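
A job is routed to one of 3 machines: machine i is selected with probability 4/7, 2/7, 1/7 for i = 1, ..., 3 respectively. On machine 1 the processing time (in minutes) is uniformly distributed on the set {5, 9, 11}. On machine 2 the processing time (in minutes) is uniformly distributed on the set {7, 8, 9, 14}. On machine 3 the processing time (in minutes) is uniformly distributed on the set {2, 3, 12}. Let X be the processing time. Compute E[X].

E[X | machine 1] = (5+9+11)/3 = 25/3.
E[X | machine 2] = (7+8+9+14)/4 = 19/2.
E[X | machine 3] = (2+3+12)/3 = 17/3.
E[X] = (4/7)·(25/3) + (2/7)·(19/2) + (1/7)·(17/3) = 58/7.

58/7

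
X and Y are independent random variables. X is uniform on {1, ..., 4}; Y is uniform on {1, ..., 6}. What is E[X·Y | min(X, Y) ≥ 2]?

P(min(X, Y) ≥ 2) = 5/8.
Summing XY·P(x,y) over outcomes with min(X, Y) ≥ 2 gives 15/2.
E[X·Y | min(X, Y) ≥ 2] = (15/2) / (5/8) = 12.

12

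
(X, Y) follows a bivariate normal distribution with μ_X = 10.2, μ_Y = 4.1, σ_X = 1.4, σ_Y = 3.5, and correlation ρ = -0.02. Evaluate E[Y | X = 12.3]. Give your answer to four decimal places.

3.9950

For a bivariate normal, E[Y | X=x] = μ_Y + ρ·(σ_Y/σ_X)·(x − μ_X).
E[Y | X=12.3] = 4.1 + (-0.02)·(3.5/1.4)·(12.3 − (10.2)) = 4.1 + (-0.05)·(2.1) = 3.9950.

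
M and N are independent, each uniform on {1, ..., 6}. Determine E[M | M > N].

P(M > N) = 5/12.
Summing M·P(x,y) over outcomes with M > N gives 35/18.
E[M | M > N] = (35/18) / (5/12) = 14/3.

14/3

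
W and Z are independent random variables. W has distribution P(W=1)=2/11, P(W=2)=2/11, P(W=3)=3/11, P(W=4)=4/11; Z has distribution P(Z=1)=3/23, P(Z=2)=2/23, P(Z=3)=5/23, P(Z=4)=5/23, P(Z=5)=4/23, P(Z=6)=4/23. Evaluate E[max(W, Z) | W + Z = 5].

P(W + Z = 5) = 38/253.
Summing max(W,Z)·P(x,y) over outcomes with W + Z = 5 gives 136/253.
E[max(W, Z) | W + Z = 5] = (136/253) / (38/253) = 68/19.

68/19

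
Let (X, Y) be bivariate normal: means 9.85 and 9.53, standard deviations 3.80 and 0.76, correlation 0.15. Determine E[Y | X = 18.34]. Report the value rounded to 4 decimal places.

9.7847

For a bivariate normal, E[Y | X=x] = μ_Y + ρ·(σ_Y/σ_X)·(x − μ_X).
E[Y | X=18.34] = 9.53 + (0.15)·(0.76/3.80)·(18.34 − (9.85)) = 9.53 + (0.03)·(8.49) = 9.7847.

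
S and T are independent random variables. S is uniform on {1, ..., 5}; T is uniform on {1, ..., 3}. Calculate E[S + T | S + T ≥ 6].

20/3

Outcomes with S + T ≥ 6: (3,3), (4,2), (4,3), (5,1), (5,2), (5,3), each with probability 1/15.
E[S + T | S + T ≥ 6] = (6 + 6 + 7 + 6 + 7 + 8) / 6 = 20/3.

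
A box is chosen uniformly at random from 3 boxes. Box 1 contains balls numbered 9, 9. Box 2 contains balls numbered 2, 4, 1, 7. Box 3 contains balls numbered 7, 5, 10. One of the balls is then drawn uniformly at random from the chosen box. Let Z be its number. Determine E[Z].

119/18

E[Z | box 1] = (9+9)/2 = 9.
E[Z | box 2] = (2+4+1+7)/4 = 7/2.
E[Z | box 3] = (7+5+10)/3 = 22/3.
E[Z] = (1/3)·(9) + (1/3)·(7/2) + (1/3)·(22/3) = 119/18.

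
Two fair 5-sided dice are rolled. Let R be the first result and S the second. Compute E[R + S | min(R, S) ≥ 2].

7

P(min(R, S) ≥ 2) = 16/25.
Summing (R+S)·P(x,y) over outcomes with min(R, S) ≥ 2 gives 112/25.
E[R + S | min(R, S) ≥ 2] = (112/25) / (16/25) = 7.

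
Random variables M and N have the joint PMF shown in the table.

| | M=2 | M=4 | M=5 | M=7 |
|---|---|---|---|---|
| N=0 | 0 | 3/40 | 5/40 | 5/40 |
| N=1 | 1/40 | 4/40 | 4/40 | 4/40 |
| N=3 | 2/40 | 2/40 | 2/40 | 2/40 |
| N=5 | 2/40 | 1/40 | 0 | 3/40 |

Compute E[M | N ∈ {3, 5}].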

Requirement :: Please print the full listing shown above, exactly as it appears.

Worked solution ::
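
A job is routed to one of 3 machines: machine i is selected with probability 4/7, 2/7, 1/7 for i = 1, ..., 3 respectively. On machine 1 the processing time (in minutes) is uniformly distributed on the set {5, 9, 11}. On machine 2 the processing time (in minutes) is uniformly distributed on the set {7, 8, 9, 14}. On machine 3 the processing time (in minutes) is uniformly distributed on the set {2, 3, 12}. Let X be the processing time. Compute E[X].

E[X | machine 1] = (5+9+11)/3 = 25/3.
E[X | machine 2] = (7+8+9+14)/4 = 19/2.
E[X | machine 3] = (2+3+12)/3 = 17/3.
E[X] = (4/7)·(25/3) + (2/7)·(19/2) + (1/7)·(17/3) = 58/7.

58/7

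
X and Y are independent random variables. X is uniform on {1, ..., 4}; Y is uniform on {1, ..., 6}. What is E[X·Y | min(X, Y) ≥ 2]?

P(min(X, Y) ≥ 2) = 5/8.
Summing XY·P(x,y) over outcomes with min(X, Y) ≥ 2 gives 15/2.
E[X·Y | min(X, Y) ≥ 2] = (15/2) / (5/8) = 12.

12

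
(X, Y) follows a bivariate normal distribution with μ_X = 10.2, μ_Y = 4.1, σ_X = 1.4, σ_Y = 3.5, and correlation ρ = -0.02. Evaluate E[Y | X = 12.3]. Give your answer to four decimal places.

3.9950

For a bivariate normal, E[Y | X=x] = μ_Y + ρ·(σ_Y/σ_X)·(x − μ_X).
E[Y | X=12.3] = 4.1 + (-0.02)·(3.5/1.4)·(12.3 − (10.2)) = 4.1 + (-0.05)·(2.1) = 3.9950.

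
M and N are independent, each uniform on {1, ..., 6}. Determine E[M | M > N].

P(M > N) = 5/12.
Summing M·P(x,y) over outcomes with M > N gives 35/18.
E[M | M > N] = (35/18) / (5/12) = 14/3.

14/3

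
W and Z are independent random variables. W has distribution P(W=1)=2/11, P(W=2)=2/11, P(W=3)=3/11, P(W=4)=4/11; Z has distribution P(Z=1)=3/23, P(Z=2)=2/23, P(Z=3)=5/23, P(Z=4)=5/23, P(Z=5)=4/23, P(Z=6)=4/23. Evaluate E[max(W, Z) | W + Z = 5].

P(W + Z = 5) = 38/253.
Summing max(W,Z)·P(x,y) over outcomes with W + Z = 5 gives 136/253.
E[max(W, Z) | W + Z = 5] = (136/253) / (38/253) = 68/19.

68/19

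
Let (X, Y) be bivariate normal: means 9.85 and 9.53, standard deviations 3.80 and 0.76, correlation 0.15. Determine E[Y | X = 18.34]. Report the value rounded to 4 decimal places.

9.7847

For a bivariate normal, E[Y | X=x] = μ_Y + ρ·(σ_Y/σ_X)·(x − μ_X).
E[Y | X=18.34] = 9.53 + (0.15)·(0.76/3.80)·(18.34 − (9.85)) = 9.53 + (0.03)·(8.49) = 9.7847.

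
S and T are independent random variables. S is uniform on {1, ..., 5}; T is uniform on {1, ..., 3}. Calculate E[S + T | S + T ≥ 6].

20/3

Outcomes with S + T ≥ 6: (3,3), (4,2), (4,3), (5,1), (5,2), (5,3), each with probability 1/15.
E[S + T | S + T ≥ 6] = (6 + 6 + 7 + 6 + 7 + 8) / 6 = 20/3.

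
A box is chosen uniformly at random from 3 boxes. Box 1 contains balls numbered 9, 9. Box 2 contains balls numbered 2, 4, 1, 7. Box 3 contains balls numbered 7, 5, 10. One of the balls is then drawn uniformly at random from the chosen box. Let Z be its number. Determine E[Z].

119/18

E[Z | box 1] = (9+9)/2 = 9.
E[Z | box 2] = (2+4+1+7)/4 = 7/2.
E[Z | box 3] = (7+5+10)/3 = 22/3.
E[Z] = (1/3)·(9) + (1/3)·(7/2) + (1/3)·(22/3) = 119/18.

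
Two fair 5-sided dice are rolled. Let R be the first result and S the second. Compute E[R + S | min(R, S) ≥ 2].

7

P(min(R, S) ≥ 2) = 16/25.
Summing (R+S)·P(x,y) over outcomes with min(R, S) ≥ 2 gives 112/25.
E[R + S | min(R, S) ≥ 2] = (112/25) / (16/25) = 7.

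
Random variables M and N have the joint PMF shown in the table.

| | M=2 | M=4 | M=5 | M=7 |
|---|---|---|---|---|
| N=0 | 0 | 3/40 | 5/40 | 5/40 |
| N=1 | 1/40 | 4/40 | 4/40 | 4/40 |
| N=3 | 2/40 | 2/40 | 2/40 | 2/40 |
| N=5 | 2/40 | 1/40 | 0 | 3/40 |

Compute E[M | N ∈ {3, 5}].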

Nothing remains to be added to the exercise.